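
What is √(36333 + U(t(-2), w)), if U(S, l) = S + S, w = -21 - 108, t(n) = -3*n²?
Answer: 7*√741 ≈ 190.55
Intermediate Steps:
w = -129
U(S, l) = 2*S
√(36333 + U(t(-2), w)) = √(36333 + 2*(-3*(-2)²)) = √(36333 + 2*(-3*4)) = √(36333 + 2*(-12)) = √(36333 - 24) = √36309 = 7*√741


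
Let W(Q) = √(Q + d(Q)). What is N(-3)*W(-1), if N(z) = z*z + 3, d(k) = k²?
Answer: 0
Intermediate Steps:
N(z) = 3 + z² (N(z) = z² + 3 = 3 + z²)
W(Q) = √(Q + Q²)
N(-3)*W(-1) = (3 + (-3)²)*√(-(1 - 1)) = (3 + 9)*√(-1*0) = 12*√0 = 12*0 = 0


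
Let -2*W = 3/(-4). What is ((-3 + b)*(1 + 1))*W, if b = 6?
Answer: 9/4 ≈ 2.2500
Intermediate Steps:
W = 3/8 (W = -3/(2*(-4)) = -(-1)*3/8 = -½*(-¾) = 3/8 ≈ 0.37500)
((-3 + b)*(1 + 1))*W = ((-3 + 6)*(1 + 1))*(3/8) = (3*2)*(3/8) = 6*(3/8) = 9/4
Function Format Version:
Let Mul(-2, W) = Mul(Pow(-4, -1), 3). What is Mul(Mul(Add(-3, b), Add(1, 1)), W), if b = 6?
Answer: Rational(9, 4) ≈ 2.2500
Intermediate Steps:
W = Rational(3, 8) (W = Mul(Rational(-1, 2), Mul(Pow(-4, -1), 3)) = Mul(Rational(-1, 2), Mul(Rational(-1, 4), 3)) = Mul(Rational(-1, 2), Rational(-3, 4)) = Rational(3, 8) ≈ 0.37500)
Mul(Mul(Add(-3, b), Add(1, 1)), W) = Mul(Mul(Add(-3, 6), Add(1, 1)), Rational(3, 8)) = Mul(Mul(3, 2), Rational(3, 8)) = Mul(6, Rational(3, 8)) = Rational(9, 4)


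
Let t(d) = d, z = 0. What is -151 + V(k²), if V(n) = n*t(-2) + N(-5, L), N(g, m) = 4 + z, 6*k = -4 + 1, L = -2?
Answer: -295/2 ≈ -147.50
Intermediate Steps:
k = -½ (k = (-4 + 1)/6 = (⅙)*(-3) = -½ ≈ -0.50000)
N(g, m) = 4 (N(g, m) = 4 + 0 = 4)
V(n) = 4 - 2*n (V(n) = n*(-2) + 4 = -2*n + 4 = 4 - 2*n)
-151 + V(k²) = -151 + (4 - 2*(-½)²) = -151 + (4 - 2*¼) = -151 + (4 - ½) = -151 + 7/2 = -295/2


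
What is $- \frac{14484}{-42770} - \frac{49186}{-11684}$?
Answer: $\frac{568229069}{124931170} \approx 4.5483$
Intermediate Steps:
$- \frac{14484}{-42770} - \frac{49186}{-11684} = \left(-14484\right) \left(- \frac{1}{42770}\right) - - \frac{24593}{5842} = \frac{7242}{21385} + \frac{24593}{5842} = \frac{568229069}{124931170}$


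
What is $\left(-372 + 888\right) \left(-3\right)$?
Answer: $-1548$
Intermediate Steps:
$\left(-372 + 888\right) \left(-3\right) = 516 \left(-3\right) = -1548$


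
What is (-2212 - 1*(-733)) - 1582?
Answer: -3061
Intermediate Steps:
(-2212 - 1*(-733)) - 1582 = (-2212 + 733) - 1582 = -1479 - 1582 = -3061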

========

§ Task to carry out
Exactly the lines from the one containing "What is $\left(-372" through the last line of the material above are to be returned, with nothing else.

§ Your response
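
What is $\left(-372 + 888\right) \left(-3\right)$?
Answer: $-1548$
Intermediate Steps:
$\left(-372 + 888\right) \left(-3\right) = 516 \left(-3\right) = -1548$


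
What is (-2212 - 1*(-733)) - 1582?
Answer: -3061
Intermediate Steps:
(-2212 - 1*(-733)) - 1582 = (-2212 + 733) - 1582 = -1479 - 1582 = -3061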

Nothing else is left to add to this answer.